**WHAT THE TASK ASKS:** Starting with the line that mentions "pre: at(?y,?x), inpos(?x,?x), ready(?y)", repeat each line verbatim until the entries end, both ends included.

**Stored data:**
== Segment start ==

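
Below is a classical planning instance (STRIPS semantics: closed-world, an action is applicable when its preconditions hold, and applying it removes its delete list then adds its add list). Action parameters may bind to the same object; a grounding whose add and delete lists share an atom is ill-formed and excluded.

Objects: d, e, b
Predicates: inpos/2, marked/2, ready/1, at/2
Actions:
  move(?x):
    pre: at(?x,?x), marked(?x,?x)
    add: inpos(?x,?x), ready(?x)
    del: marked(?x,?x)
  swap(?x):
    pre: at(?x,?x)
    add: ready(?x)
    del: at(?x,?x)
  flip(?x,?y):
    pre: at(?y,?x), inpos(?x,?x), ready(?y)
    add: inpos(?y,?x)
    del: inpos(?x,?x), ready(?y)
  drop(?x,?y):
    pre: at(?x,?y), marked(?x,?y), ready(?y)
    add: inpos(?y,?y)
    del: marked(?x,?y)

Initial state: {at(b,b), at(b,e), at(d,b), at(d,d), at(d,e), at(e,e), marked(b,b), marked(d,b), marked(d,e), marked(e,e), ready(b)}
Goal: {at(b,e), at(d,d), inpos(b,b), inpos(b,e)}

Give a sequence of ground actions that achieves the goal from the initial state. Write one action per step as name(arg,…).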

== Segment end ==

**ANSWER BELOW:**
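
    pre: at(?y,?x), inpos(?x,?x), ready(?y)
    add: inpos(?y,?x)
    del: inpos(?x,?x), ready(?y)
  drop(?x,?y):
    pre: at(?x,?y), marked(?x,?y), ready(?y)
    add: inpos(?y,?y)
    del: marked(?x,?y)

Initial state: {at(b,b), at(b,e), at(d,b), at(d,d), at(d,e), at(e,e), marked(b,b), marked(d,b), marked(d,e), marked(e,e), ready(b)}
Goal: {at(b,e), at(d,d), inpos(b,b), inpos(b,e)}

Give a sequence of ground actions that achieves the goal from the initial state. Write one action per step as name(arg,…).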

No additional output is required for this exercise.